===== Material for this exercise =====
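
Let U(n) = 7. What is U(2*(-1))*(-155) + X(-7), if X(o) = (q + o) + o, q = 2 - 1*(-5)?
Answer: -1092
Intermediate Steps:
q = 7 (q = 2 + 5 = 7)
X(o) = 7 + 2*o (X(o) = (7 + o) + o = 7 + 2*o)
U(2*(-1))*(-155) + X(-7) = 7*(-155) + (7 + 2*(-7)) = -1085 + (7 - 14) = -1085 - 7 = -1092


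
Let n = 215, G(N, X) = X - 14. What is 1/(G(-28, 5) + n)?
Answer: 1/206 ≈ 0.0048544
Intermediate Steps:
G(N, X) = -14 + X
1/(G(-28, 5) + n) = 1/((-14 + 5) + 215) = 1/(-9 + 215) = 1/206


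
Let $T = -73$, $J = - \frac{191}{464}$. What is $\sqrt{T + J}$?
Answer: $\frac{i \sqrt{987827}}{116} \approx 8.5681 i$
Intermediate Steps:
$J = - \frac{191}{464}$ ($J = \left(-191\right) \frac{1}{464} = - \frac{191}{464} \approx -0.41164$)
$\sqrt{T + J} = \sqrt{-73 - \frac{191}{464}} = \sqrt{- \frac{34063}{464}} = \frac{i \sqrt{987827}}{116}$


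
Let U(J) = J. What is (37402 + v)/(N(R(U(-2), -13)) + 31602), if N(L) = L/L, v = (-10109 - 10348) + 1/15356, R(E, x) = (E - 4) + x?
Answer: 260207421/485295668 ≈ 0.53618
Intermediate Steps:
R(E, x) = -4 + E + x (R(E, x) = (-4 + E) + x = -4 + E + x)
v = -314137691/15356 (v = -20457 + 1/15356 = -314137691/15356 ≈ -20457.)
N(L) = 1
(37402 + v)/(N(R(U(-2), -13)) + 31602) = (37402 - 314137691/15356)/(1 + 31602) = (260207421/15356)/31603 = (260207421/15356)*(1/31603) = 260207421/485295668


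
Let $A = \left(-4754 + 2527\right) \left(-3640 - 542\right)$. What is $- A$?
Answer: $-9313314$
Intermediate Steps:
$A = 9313314$ ($A = - 2227 \left(-3640 - 542\right) = \left(-2227\right) \left(-4182\right) = 9313314$)
$- A = \left(-1\right) 9313314 = -9313314$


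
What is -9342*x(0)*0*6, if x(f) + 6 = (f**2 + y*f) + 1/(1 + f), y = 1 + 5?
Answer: 0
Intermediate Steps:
y = 6
x(f) = -6 + f**2 + 1/(1 + f) + 6*f (x(f) = -6 + ((f**2 + 6*f) + 1/(1 + f)) = -6 + (f**2 + 1/(1 + f) + 6*f) = -6 + f**2 + 1/(1 + f) + 6*f)
-9342*x(0)*0*6 = -9342*((-5 + 0**3 + 7*0**2)/(1 + 0))*0*6 = -9342*((-5 + 0 + 7*0)/1)*0*6 = -9342*(1*(-5 + 0 + 0))*0*6 = -9342*(1*(-5))*0*6 = -9342*(-5*0)*6 = -0*6 = -9342*0 = 0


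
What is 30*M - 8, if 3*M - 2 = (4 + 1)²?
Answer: 262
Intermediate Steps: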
=====
▸ **Problem description**: An answer consisting of the number alone is required: how many lines in the entries hold the string "What"?

▸ **Completed task**: 7